What is expected:
Below is a set of entries; give all of them again exactly.

Start of Records

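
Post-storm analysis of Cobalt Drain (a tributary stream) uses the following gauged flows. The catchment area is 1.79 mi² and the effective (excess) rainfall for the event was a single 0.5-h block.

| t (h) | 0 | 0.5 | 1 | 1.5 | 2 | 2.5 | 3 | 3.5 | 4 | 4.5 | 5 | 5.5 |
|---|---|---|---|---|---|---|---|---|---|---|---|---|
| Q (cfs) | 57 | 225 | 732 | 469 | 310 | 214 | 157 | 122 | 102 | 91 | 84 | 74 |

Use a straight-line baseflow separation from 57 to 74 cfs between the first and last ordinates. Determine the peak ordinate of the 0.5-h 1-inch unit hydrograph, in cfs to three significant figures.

Direct runoff: 0.00, 166.45, 671.91, 407.36, 246.82, 149.27, 90.73, 54.18, 32.64, 20.09, 11.55, 0.00 cfs; ΣQ_DR = 1851 cfs, peak = 671.91 cfs.
Runoff depth d = ΣQ_DR·Δt / A = 1851 × 1800 / (1.79 mi²) = 0.8012 in.
The 1-inch UH is the DRH scaled by (1 in)/d, so U_p = 671.91 × 1/0.8012 = 839 cfs.

U_p ≈ 839 cfs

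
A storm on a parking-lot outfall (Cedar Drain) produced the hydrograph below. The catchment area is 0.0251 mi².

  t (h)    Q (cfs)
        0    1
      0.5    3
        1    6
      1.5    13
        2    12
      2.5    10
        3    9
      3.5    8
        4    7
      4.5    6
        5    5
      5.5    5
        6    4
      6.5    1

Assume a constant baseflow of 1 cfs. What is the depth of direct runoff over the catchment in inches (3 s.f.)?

Direct runoff: 0.0, 2.0, 5.0, 12.0, 11.0, 9.0, 8.0, 7.0, 6.0, 5.0, 4.0, 4.0, 3.0, 0.0 cfs; ΣQ_DR = 76.00 cfs.
V = ΣQ_DR · Δt = 76.00 × 1800 s = 1.368 × 10^5 ft³.
Over A = 0.0251 mi², depth = V / A = 2.35 in.

d ≈ 2.35 in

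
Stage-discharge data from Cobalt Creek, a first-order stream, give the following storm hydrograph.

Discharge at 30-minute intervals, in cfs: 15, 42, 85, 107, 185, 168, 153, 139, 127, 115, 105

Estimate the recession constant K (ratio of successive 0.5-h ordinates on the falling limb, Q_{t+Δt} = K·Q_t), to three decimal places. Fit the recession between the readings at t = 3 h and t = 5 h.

Using the recession-limb readings at t = 3 h and t = 5 h: Q falls from 153 to 105 cfs over 4 intervals.
K = (Q₂/Q₁)^(1/4) = (105/153)^(1/4) = 0.910.

K ≈ 0.910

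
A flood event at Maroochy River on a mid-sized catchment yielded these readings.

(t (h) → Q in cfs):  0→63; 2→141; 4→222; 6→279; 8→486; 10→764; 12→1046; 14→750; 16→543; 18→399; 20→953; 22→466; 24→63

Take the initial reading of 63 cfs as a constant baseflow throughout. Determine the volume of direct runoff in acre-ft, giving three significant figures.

V ≈ 885 acre-ft

Direct-runoff ordinates (Q − Q_b): 0.0, 78.0, 159.0, 216.0, 423.0, 701.0, 983.0, 687.0, 480.0, 336.0, 890.0, 403.0, 0.0 cfs.
ΣQ_DR = 5356 cfs.
With Δt = 2 h = 7200 s, V = ΣQ_DR · Δt = 5356 × 7200 = 3.86 × 10^7 ft³ = 885 acre-ft.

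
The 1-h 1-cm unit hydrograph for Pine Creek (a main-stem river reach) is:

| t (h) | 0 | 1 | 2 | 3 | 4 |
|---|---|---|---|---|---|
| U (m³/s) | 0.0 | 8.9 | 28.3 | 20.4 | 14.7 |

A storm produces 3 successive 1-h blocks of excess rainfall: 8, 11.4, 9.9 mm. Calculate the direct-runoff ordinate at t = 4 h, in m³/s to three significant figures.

By discrete convolution, Q_j = Σ (P_i / 10 mm) · U_{j−i}.
At t = 4 h (j=4): Q = (8/10)·14.7 + (11.4/10)·20.4 + (9.9/10)·28.3 = 63.0 m³/s.

Q ≈ 63.0 m³/s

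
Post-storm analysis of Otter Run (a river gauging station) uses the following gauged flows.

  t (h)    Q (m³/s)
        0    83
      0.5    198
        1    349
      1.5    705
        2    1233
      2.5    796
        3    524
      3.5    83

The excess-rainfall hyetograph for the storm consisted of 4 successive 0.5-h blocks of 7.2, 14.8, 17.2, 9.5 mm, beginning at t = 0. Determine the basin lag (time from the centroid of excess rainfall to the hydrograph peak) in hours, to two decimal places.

Centroid of excess rainfall: t_c = Σ P_i·t̄_i / ΣP_i = 1.0477 h (block centres at 0.25, 0.75, 1.25, 1.75 h).
Hydrograph peak occurs at t = 2 h, so basin lag t_L = 2 − 1.0477 = 0.95 h.

t_L ≈ 0.95 h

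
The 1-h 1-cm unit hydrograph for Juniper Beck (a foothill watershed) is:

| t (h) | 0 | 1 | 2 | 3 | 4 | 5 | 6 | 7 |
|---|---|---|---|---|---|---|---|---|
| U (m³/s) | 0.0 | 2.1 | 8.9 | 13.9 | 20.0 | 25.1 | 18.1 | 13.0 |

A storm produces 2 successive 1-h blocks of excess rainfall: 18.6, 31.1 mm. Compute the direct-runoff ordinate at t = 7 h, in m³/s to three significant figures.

Q ≈ 80.5 m³/s

By discrete convolution, Q_j = Σ (P_i / 10 mm) · U_{j−i}.
At t = 7 h (j=7): Q = (18.6/10)·13.0 + (31.1/10)·18.1 = 80.5 m³/s.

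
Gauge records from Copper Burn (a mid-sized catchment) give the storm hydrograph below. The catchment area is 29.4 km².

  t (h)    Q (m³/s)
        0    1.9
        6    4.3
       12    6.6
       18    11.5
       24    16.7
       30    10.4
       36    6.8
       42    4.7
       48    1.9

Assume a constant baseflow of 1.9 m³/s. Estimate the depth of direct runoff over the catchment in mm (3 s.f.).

d ≈ 35.0 mm

Direct runoff: 0.0, 2.4, 4.7, 9.6, 14.8, 8.5, 4.9, 2.8, 0.0 m³/s; ΣQ_DR = 47.70 m³/s.
V = ΣQ_DR · Δt = 47.70 × 21600 s = 1.030 × 10^6 m³.
Over A = 29.4 km², depth = V / A = 35.0 mm.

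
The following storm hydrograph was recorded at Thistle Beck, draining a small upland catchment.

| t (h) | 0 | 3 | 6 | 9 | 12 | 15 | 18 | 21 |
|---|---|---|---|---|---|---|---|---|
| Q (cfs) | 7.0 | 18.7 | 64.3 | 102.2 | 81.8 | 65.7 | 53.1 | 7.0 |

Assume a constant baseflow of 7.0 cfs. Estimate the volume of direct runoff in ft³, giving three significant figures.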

End of Records

Exercise solution:
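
Post-storm analysis of Cobalt Drain (a tributary stream) uses the following gauged flows. The catchment area is 1.79 mi² and the effective (excess) rainfall for the event was a single 0.5-h block.

| t (h) | 0 | 0.5 | 1 | 1.5 | 2 | 2.5 | 3 | 3.5 | 4 | 4.5 | 5 | 5.5 |
|---|---|---|---|---|---|---|---|---|---|---|---|---|
| Q (cfs) | 57 | 225 | 732 | 469 | 310 | 214 | 157 | 122 | 102 | 91 | 84 | 74 |

Use a straight-line baseflow separation from 57 to 74 cfs between the first and last ordinates. Determine the peak ordinate of the 0.5-h 1-inch unit hydrograph, in cfs to three significant figures.

Direct runoff: 0.00, 166.45, 671.91, 407.36, 246.82, 149.27, 90.73, 54.18, 32.64, 20.09, 11.55, 0.00 cfs; ΣQ_DR = 1851 cfs, peak = 671.91 cfs.
Runoff depth d = ΣQ_DR·Δt / A = 1851 × 1800 / (1.79 mi²) = 0.8012 in.
The 1-inch UH is the DRH scaled by (1 in)/d, so U_p = 671.91 × 1/0.8012 = 839 cfs.

U_p ≈ 839 cfs

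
A storm on a parking-lot outfall (Cedar Drain) produced the hydrograph below. The catchment area is 0.0251 mi².

  t (h)    Q (cfs)
        0    1
      0.5    3
        1    6
      1.5    13
        2    12
      2.5    10
        3    9
      3.5    8
        4    7
      4.5    6
        5    5
      5.5    5
        6    4
      6.5    1

Assume a constant baseflow of 1 cfs. What is the depth of direct runoff over the catchment in inches (3 s.f.)?

Direct runoff: 0.0, 2.0, 5.0, 12.0, 11.0, 9.0, 8.0, 7.0, 6.0, 5.0, 4.0, 4.0, 3.0, 0.0 cfs; ΣQ_DR = 76.00 cfs.
V = ΣQ_DR · Δt = 76.00 × 1800 s = 1.368 × 10^5 ft³.
Over A = 0.0251 mi², depth = V / A = 2.35 in.

d ≈ 2.35 in

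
Stage-discharge data from Cobalt Creek, a first-order stream, give the following storm hydrograph.

Discharge at 30-minute intervals, in cfs: 15, 42, 85, 107, 185, 168, 153, 139, 127, 115, 105

Estimate the recession constant K (ratio of successive 0.5-h ordinates on the falling limb, Q_{t+Δt} = K·Q_t), to three decimal places. Fit the recession between the readings at t = 3 h and t = 5 h.

Using the recession-limb readings at t = 3 h and t = 5 h: Q falls from 153 to 105 cfs over 4 intervals.
K = (Q₂/Q₁)^(1/4) = (105/153)^(1/4) = 0.910.

K ≈ 0.910

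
A flood event at Maroochy River on a mid-sized catchment yielded these readings.

(t (h) → Q in cfs):  0→63; 2→141; 4→222; 6→279; 8→486; 10→764; 12→1046; 14→750; 16→543; 18→399; 20→953; 22→466; 24→63

Take the initial reading of 63 cfs as a constant baseflow throughout. Determine the volume of direct runoff in acre-ft, giving three significant figures.

V ≈ 885 acre-ft

Direct-runoff ordinates (Q − Q_b): 0.0, 78.0, 159.0, 216.0, 423.0, 701.0, 983.0, 687.0, 480.0, 336.0, 890.0, 403.0, 0.0 cfs.
ΣQ_DR = 5356 cfs.
With Δt = 2 h = 7200 s, V = ΣQ_DR · Δt = 5356 × 7200 = 3.86 × 10^7 ft³ = 885 acre-ft.

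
The 1-h 1-cm unit hydrograph for Pine Creek (a main-stem river reach) is:

| t (h) | 0 | 1 | 2 | 3 | 4 |
|---|---|---|---|---|---|
| U (m³/s) | 0.0 | 8.9 | 28.3 | 20.4 | 14.7 |

A storm produces 3 successive 1-h blocks of excess rainfall: 8, 11.4, 9.9 mm. Calculate the direct-runoff ordinate at t = 4 h, in m³/s to three significant figures.

By discrete convolution, Q_j = Σ (P_i / 10 mm) · U_{j−i}.
At t = 4 h (j=4): Q = (8/10)·14.7 + (11.4/10)·20.4 + (9.9/10)·28.3 = 63.0 m³/s.

Q ≈ 63.0 m³/s

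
Post-storm analysis of Otter Run (a river gauging station) uses the following gauged flows.

  t (h)    Q (m³/s)
        0    83
      0.5    198
        1    349
      1.5    705
        2    1233
      2.5    796
        3    524
      3.5    83

The excess-rainfall hyetograph for the storm consisted of 4 successive 0.5-h blocks of 7.2, 14.8, 17.2, 9.5 mm, beginning at t = 0. Determine the basin lag (time from the centroid of excess rainfall to the hydrograph peak) in hours, to two decimal places.

Centroid of excess rainfall: t_c = Σ P_i·t̄_i / ΣP_i = 1.0477 h (block centres at 0.25, 0.75, 1.25, 1.75 h).
Hydrograph peak occurs at t = 2 h, so basin lag t_L = 2 − 1.0477 = 0.95 h.

t_L ≈ 0.95 h

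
The 1-h 1-cm unit hydrograph for Juniper Beck (a foothill watershed) is:

| t (h) | 0 | 1 | 2 | 3 | 4 | 5 | 6 | 7 |
|---|---|---|---|---|---|---|---|---|
| U (m³/s) | 0.0 | 2.1 | 8.9 | 13.9 | 20.0 | 25.1 | 18.1 | 13.0 |

A storm produces 2 successive 1-h blocks of excess rainfall: 18.6, 31.1 mm. Compute the direct-runoff ordinate at t = 7 h, in m³/s to three significant figures.

Q ≈ 80.5 m³/s

By discrete convolution, Q_j = Σ (P_i / 10 mm) · U_{j−i}.
At t = 7 h (j=7): Q = (18.6/10)·13.0 + (31.1/10)·18.1 = 80.5 m³/s.

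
Gauge records from Copper Burn (a mid-sized catchment) give the storm hydrograph below. The catchment area is 29.4 km².

  t (h)    Q (m³/s)
        0    1.9
        6    4.3
       12    6.6
       18    11.5
       24    16.7
       30    10.4
       36    6.8
       42    4.7
       48    1.9

Assume a constant baseflow of 1.9 m³/s. Estimate the depth of direct runoff over the catchment in mm (3 s.f.).

d ≈ 35.0 mm

Direct runoff: 0.0, 2.4, 4.7, 9.6, 14.8, 8.5, 4.9, 2.8, 0.0 m³/s; ΣQ_DR = 47.70 m³/s.
V = ΣQ_DR · Δt = 47.70 × 21600 s = 1.030 × 10^6 m³.
Over A = 29.4 km², depth = V / A = 35.0 mm.

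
The following storm hydrograph was recorded at Thistle Beck, draining a small upland catchment.

| t (h) | 0 | 3 | 6 | 9 | 12 | 15 | 18 | 21 |
|---|---|---|---|---|---|---|---|---|
| Q (cfs) | 7.0 | 18.7 | 64.3 | 102.2 | 81.8 | 65.7 | 53.1 | 7.0 |

Assume a constant baseflow of 7.0 cfs. Estimate the volume of direct runoff in ft³, giving three significant figures.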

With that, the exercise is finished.